Exercise materials:
((

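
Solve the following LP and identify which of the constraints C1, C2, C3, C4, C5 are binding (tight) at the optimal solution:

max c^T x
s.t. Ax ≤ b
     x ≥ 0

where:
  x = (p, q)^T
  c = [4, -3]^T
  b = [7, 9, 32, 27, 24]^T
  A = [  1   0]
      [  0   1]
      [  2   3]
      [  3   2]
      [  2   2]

At p = 7, q = 0, compute slack b - a·x for each constraint:
  C1: 7 − 7 = 0  (binding)
  C2: 9 − 0 = 9  (slack)
  C3: 32 − 14 = 18  (slack)
  C4: 27 − 21 = 6  (slack)
  C5: 24 − 14 = 10  (slack)

Optimal: p = 7, q = 0
Binding: C1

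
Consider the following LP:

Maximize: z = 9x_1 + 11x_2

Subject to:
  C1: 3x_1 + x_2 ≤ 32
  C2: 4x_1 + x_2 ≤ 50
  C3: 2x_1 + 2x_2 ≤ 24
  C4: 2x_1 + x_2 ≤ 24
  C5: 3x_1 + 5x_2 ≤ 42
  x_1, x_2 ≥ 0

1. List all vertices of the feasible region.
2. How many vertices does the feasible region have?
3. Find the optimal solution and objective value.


1. (0, 0), (10.67, 0), (10, 2), (9, 3), (0, 8.4)
2. 5
3. x_1 = 9, x_2 = 3, z = 114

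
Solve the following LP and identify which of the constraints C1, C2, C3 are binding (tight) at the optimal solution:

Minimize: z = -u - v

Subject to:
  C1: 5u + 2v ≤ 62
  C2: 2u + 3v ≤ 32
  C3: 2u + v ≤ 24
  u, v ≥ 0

At u = 10, v = 4, compute slack b - a·x for each constraint:
  C1: 62 − 58 = 4  (slack)
  C2: 32 − 32 = 0  (binding)
  C3: 24 − 24 = 0  (binding)

Optimal: u = 10, v = 4
Binding: C2, C3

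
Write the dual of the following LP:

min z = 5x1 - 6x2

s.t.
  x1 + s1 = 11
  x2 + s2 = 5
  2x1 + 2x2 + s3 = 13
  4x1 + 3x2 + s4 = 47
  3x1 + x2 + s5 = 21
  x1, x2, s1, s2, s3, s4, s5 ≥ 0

Primal min cᵀx s.t. Ax ≤ b, x ≥ 0  →  Dual max −bᵀy s.t. Aᵀy ≥ −c, y ≥ 0.

Maximize: z = -11y1 - 5y2 - 13y3 - 47y4 - 21y5

Subject to:
  y1 + 2y3 + 4y4 + 3y5 ≥ -5
  y2 + 2y3 + 3y4 + y5 ≥ 6
  y1, y2, y3, y4, y5 ≥ 0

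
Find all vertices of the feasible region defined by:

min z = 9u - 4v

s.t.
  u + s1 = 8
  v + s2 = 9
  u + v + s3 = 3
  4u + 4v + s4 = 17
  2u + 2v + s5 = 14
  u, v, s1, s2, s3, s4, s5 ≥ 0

(0, 0), (3, 0), (0, 3)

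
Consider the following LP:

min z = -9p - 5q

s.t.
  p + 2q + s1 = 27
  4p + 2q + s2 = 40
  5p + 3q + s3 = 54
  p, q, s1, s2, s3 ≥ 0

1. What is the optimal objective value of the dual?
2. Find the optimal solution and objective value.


1. -94
2. p = 6, q = 8, z = -94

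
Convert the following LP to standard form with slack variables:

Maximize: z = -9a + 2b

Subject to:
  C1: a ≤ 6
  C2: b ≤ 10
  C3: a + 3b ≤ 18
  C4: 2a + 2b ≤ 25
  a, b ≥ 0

max z = -9a + 2b

s.t.
  a + s1 = 6
  b + s2 = 10
  a + 3b + s3 = 18
  2a + 2b + s4 = 25
  a, b, s1, s2, s3, s4 ≥ 0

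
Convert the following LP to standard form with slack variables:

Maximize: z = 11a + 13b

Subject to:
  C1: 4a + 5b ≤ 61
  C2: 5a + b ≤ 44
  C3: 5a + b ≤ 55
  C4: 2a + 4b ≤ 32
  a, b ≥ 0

max z = 11a + 13b

s.t.
  4a + 5b + s1 = 61
  5a + b + s2 = 44
  5a + b + s3 = 55
  2a + 4b + s4 = 32
  a, b, s1, s2, s3, s4 ≥ 0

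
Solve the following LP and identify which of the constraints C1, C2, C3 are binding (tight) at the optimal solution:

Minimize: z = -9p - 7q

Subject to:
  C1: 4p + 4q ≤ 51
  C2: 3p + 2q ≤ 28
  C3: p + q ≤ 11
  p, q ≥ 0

At p = 6, q = 5, compute slack b - a·x for each constraint:
  C1: 51 − 44 = 7  (slack)
  C2: 28 − 28 = 0  (binding)
  C3: 11 − 11 = 0  (binding)

Optimal: p = 6, q = 5
Binding: C2, C3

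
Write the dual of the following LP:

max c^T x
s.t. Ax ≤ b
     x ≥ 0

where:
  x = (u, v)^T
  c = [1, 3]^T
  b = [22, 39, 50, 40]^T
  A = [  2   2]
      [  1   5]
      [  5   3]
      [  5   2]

Primal max cᵀx s.t. Ax ≤ b, x ≥ 0  →  Dual min bᵀy s.t. Aᵀy ≥ c, y ≥ 0.

Minimize: z = 22y1 + 39y2 + 50y3 + 40y4

Subject to:
  2y1 + y2 + 5y3 + 5y4 ≥ 1
  2y1 + 5y2 + 3y3 + 2y4 ≥ 3
  y1, y2, y3, y4 ≥ 0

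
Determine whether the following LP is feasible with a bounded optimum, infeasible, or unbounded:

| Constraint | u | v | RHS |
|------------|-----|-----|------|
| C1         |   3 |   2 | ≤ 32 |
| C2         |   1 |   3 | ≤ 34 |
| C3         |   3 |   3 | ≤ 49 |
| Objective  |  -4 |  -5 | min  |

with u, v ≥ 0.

Feasible with a bounded optimal solution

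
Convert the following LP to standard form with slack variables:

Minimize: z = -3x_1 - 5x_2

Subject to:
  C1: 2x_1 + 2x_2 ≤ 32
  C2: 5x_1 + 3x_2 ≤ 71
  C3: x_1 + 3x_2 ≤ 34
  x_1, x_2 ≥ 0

min z = -3x_1 - 5x_2

s.t.
  2x_1 + 2x_2 + s1 = 32
  5x_1 + 3x_2 + s2 = 71
  x_1 + 3x_2 + s3 = 34
  x_1, x_2, s1, s2, s3 ≥ 0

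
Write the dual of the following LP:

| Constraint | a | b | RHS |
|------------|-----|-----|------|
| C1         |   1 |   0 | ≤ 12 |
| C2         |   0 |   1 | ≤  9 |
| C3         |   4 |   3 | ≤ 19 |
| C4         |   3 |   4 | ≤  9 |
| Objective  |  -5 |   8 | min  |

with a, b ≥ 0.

Primal min cᵀx s.t. Ax ≤ b, x ≥ 0  →  Dual max −bᵀy s.t. Aᵀy ≥ −c, y ≥ 0.

Maximize: z = -12y1 - 9y2 - 19y3 - 9y4

Subject to:
  y1 + 4y3 + 3y4 ≥ 5
  y2 + 3y3 + 4y4 ≥ -8
  y1, y2, y3, y4 ≥ 0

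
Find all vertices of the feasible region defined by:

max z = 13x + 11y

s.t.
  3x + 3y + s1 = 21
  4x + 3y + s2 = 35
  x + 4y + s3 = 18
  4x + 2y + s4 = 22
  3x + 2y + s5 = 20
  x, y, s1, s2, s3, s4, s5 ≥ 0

(0, 0), (5.5, 0), (4, 3), (3.333, 3.667), (0, 4.5)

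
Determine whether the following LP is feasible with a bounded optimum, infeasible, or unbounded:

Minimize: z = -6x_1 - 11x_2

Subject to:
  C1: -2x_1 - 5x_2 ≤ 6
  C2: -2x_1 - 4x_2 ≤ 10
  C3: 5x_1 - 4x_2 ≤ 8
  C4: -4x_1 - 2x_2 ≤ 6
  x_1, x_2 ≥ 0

Unbounded (objective can decrease without bound)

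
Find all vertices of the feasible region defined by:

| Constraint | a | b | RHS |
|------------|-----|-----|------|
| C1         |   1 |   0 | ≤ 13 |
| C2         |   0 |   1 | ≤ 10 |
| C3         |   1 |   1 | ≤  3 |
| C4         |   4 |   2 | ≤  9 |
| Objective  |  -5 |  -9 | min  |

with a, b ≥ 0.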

))

Brief:
Copy exactly, with no other lines, the stretch of the material that begins at the line containing "x, y, s1, s2, s3, s4, s5 ≥ 0" and ends at its last line.

Answer box:
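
  x, y, s1, s2, s3, s4, s5 ≥ 0

(0, 0), (5.5, 0), (4, 3), (3.333, 3.667), (0, 4.5)

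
Determine whether the following LP is feasible with a bounded optimum, infeasible, or unbounded:

Minimize: z = -6x_1 - 11x_2

Subject to:
  C1: -2x_1 - 5x_2 ≤ 6
  C2: -2x_1 - 4x_2 ≤ 10
  C3: 5x_1 - 4x_2 ≤ 8
  C4: -4x_1 - 2x_2 ≤ 6
  x_1, x_2 ≥ 0

Unbounded (objective can decrease without bound)

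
Find all vertices of the feasible region defined by:

| Constraint | a | b | RHS |
|------------|-----|-----|------|
| C1         |   1 |   0 | ≤ 13 |
| C2         |   0 |   1 | ≤ 10 |
| C3         |   1 |   1 | ≤  3 |
| C4         |   4 |   2 | ≤  9 |
| Objective  |  -5 |  -9 | min  |

with a, b ≥ 0.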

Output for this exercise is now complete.